This exercise calls for the records to be repeated in full, exactly as written.

[Stored data]
---------------

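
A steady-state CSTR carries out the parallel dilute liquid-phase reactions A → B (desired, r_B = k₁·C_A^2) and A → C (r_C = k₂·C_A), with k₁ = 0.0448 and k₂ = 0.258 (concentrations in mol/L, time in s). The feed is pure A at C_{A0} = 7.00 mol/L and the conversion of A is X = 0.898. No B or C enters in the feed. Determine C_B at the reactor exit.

0.693 mol/L

Exit C_A = C_{A0}(1−X) = 7.00×0.102 = 0.7140 mol/L.
In a CSTR the entire volume is at exit conditions, so r_B = 0.0448×0.7140^2 = 0.02284 and r_C = 0.258×0.7140 = 0.1842.
Fraction of consumed A going to B: r_B/(r_B+r_C) = 0.1103.
C_B = 0.1103·C_{A0}·X = 0.1103×7.00×0.898 = 0.693 mol/L.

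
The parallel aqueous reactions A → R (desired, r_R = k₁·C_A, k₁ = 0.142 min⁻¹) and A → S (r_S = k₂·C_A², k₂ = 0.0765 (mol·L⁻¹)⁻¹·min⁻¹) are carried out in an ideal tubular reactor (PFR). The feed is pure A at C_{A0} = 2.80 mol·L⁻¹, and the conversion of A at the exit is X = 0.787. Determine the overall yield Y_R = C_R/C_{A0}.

C_A = C_{A0}(1−X) = 0.5964 mol·L⁻¹.
Along a PFR/batch, dC_R/dC_A = −r_R/(r_R+r_S) = −k₁/(k₁+k₂·C_A).
Integrating from C_{A0} to C_A: C_R = (0.142/0.0765)·ln[(0.142+0.0765·2.80)/(0.142+0.0765·0.596)] = 1.856·ln(0.3562/0.1876) = 1.190 mol·L⁻¹.
Y_R = C_R/C_{A0} = 1.190/2.80 = 0.425.

0.425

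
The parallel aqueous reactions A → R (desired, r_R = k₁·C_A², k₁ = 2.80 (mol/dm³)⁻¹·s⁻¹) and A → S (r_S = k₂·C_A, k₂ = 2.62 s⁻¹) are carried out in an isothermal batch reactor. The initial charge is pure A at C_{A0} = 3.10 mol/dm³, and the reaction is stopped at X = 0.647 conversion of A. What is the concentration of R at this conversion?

C_A = C_{A0}(1−X) = 1.094 mol/dm³.
Along a PFR/batch, dC_S/dC_A = −r_S/(r_R+r_S) = −k₂/(k₂+k₁·C_A).
Integrating from C_{A0} to C_A: C_S = (2.62/2.80)·ln[(2.62+2.80·3.10)/(2.62+2.80·1.09)] = 0.9357·ln(11.30/5.684) = 0.6430 mol/dm³.
Then C_R = (C_{A0}−C_A) − C_S = 2.006 − 0.6430 = 1.363 mol/dm³.

1.36 mol/dm³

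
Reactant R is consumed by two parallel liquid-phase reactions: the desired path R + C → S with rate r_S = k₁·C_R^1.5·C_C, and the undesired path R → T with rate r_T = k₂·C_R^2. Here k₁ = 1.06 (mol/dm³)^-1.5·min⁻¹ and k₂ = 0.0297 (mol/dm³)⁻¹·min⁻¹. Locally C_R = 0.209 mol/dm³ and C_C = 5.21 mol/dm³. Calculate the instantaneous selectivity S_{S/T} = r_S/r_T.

407

S_{S/T} = r_S/r_T = (k₁·C_R^1.5·C_C)/(k₂·C_R^2) = (k₁/k₂)·C_R^-0.5·C_C.
= (1.06×0.2090^1.5×5.210) / (0.0297×0.2090^2) = 0.5277/0.001297 = 407.
The undesired path is higher order in R, so low C_R (CSTR or dilute feed) favours S.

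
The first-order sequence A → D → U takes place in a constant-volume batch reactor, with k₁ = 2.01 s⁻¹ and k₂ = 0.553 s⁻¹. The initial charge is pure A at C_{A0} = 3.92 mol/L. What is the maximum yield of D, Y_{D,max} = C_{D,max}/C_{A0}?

At the optimum, C_{D,max}/C_{A0} = (k₁/k₂)^[k₂/(k₂−k₁)].
= (2.01/0.553)^(0.553/(0.553−2.01)) = (3.635)^(-0.3795) = 0.6127.

0.613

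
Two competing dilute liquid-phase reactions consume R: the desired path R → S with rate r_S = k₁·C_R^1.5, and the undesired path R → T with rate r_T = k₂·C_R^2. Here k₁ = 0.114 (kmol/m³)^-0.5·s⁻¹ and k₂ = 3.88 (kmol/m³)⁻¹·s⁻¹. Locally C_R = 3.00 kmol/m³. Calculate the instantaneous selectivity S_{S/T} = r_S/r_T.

S_{S/T} = r_S/r_T = (k₁·C_R^1.5)/(k₂·C_R^2) = (k₁/k₂)·C_R^-0.5.
= (0.114×3.000^1.5) / (3.88×3.000^2) = 0.5924/34.92 = 0.0170.

0.0170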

---------------

* _Result of this task_:
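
A steady-state CSTR carries out the parallel dilute liquid-phase reactions A → B (desired, r_B = k₁·C_A^2) and A → C (r_C = k₂·C_A), with k₁ = 0.0448 and k₂ = 0.258 (concentrations in mol/L, time in s). The feed is pure A at C_{A0} = 7.00 mol/L and the conversion of A is X = 0.898. No B or C enters in the feed. Determine C_B at the reactor exit.

0.693 mol/L

Exit C_A = C_{A0}(1−X) = 7.00×0.102 = 0.7140 mol/L.
In a CSTR the entire volume is at exit conditions, so r_B = 0.0448×0.7140^2 = 0.02284 and r_C = 0.258×0.7140 = 0.1842.
Fraction of consumed A going to B: r_B/(r_B+r_C) = 0.1103.
C_B = 0.1103·C_{A0}·X = 0.1103×7.00×0.898 = 0.693 mol/L.

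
The parallel aqueous reactions A → R (desired, r_R = k₁·C_A, k₁ = 0.142 min⁻¹) and A → S (r_S = k₂·C_A², k₂ = 0.0765 (mol·L⁻¹)⁻¹·min⁻¹) are carried out in an ideal tubular reactor (PFR). The feed is pure A at C_{A0} = 2.80 mol·L⁻¹, and the conversion of A at the exit is X = 0.787. Determine the overall yield Y_R = C_R/C_{A0}.

C_A = C_{A0}(1−X) = 0.5964 mol·L⁻¹.
Along a PFR/batch, dC_R/dC_A = −r_R/(r_R+r_S) = −k₁/(k₁+k₂·C_A).
Integrating from C_{A0} to C_A: C_R = (0.142/0.0765)·ln[(0.142+0.0765·2.80)/(0.142+0.0765·0.596)] = 1.856·ln(0.3562/0.1876) = 1.190 mol·L⁻¹.
Y_R = C_R/C_{A0} = 1.190/2.80 = 0.425.

0.425

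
The parallel aqueous reactions A → R (desired, r_R = k₁·C_A², k₁ = 2.80 (mol/dm³)⁻¹·s⁻¹) and A → S (r_S = k₂·C_A, k₂ = 2.62 s⁻¹) are carried out in an isothermal batch reactor. The initial charge is pure A at C_{A0} = 3.10 mol/dm³, and the reaction is stopped at X = 0.647 conversion of A. What is the concentration of R at this conversion?

C_A = C_{A0}(1−X) = 1.094 mol/dm³.
Along a PFR/batch, dC_S/dC_A = −r_S/(r_R+r_S) = −k₂/(k₂+k₁·C_A).
Integrating from C_{A0} to C_A: C_S = (2.62/2.80)·ln[(2.62+2.80·3.10)/(2.62+2.80·1.09)] = 0.9357·ln(11.30/5.684) = 0.6430 mol/dm³.
Then C_R = (C_{A0}−C_A) − C_S = 2.006 − 0.6430 = 1.363 mol/dm³.

1.36 mol/dm³

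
Reactant R is consumed by two parallel liquid-phase reactions: the desired path R + C → S with rate r_S = k₁·C_R^1.5·C_C, and the undesired path R → T with rate r_T = k₂·C_R^2. Here k₁ = 1.06 (mol/dm³)^-1.5·min⁻¹ and k₂ = 0.0297 (mol/dm³)⁻¹·min⁻¹. Locally C_R = 0.209 mol/dm³ and C_C = 5.21 mol/dm³. Calculate the instantaneous selectivity S_{S/T} = r_S/r_T.

407

S_{S/T} = r_S/r_T = (k₁·C_R^1.5·C_C)/(k₂·C_R^2) = (k₁/k₂)·C_R^-0.5·C_C.
= (1.06×0.2090^1.5×5.210) / (0.0297×0.2090^2) = 0.5277/0.001297 = 407.
The undesired path is higher order in R, so low C_R (CSTR or dilute feed) favours S.

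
The first-order sequence A → D → U takes place in a constant-volume batch reactor, with k₁ = 2.01 s⁻¹ and k₂ = 0.553 s⁻¹. The initial charge is pure A at C_{A0} = 3.92 mol/L. What is the maximum yield of D, Y_{D,max} = C_{D,max}/C_{A0}?

At the optimum, C_{D,max}/C_{A0} = (k₁/k₂)^[k₂/(k₂−k₁)].
= (2.01/0.553)^(0.553/(0.553−2.01)) = (3.635)^(-0.3795) = 0.6127.

0.613

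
Two competing dilute liquid-phase reactions consume R: the desired path R → S with rate r_S = k₁·C_R^1.5, and the undesired path R → T with rate r_T = k₂·C_R^2. Here k₁ = 0.114 (kmol/m³)^-0.5·s⁻¹ and k₂ = 3.88 (kmol/m³)⁻¹·s⁻¹. Locally C_R = 3.00 kmol/m³. Calculate the instantaneous selectivity S_{S/T} = r_S/r_T.

S_{S/T} = r_S/r_T = (k₁·C_R^1.5)/(k₂·C_R^2) = (k₁/k₂)·C_R^-0.5.
= (0.114×3.000^1.5) / (3.88×3.000^2) = 0.5924/34.92 = 0.0170.

0.0170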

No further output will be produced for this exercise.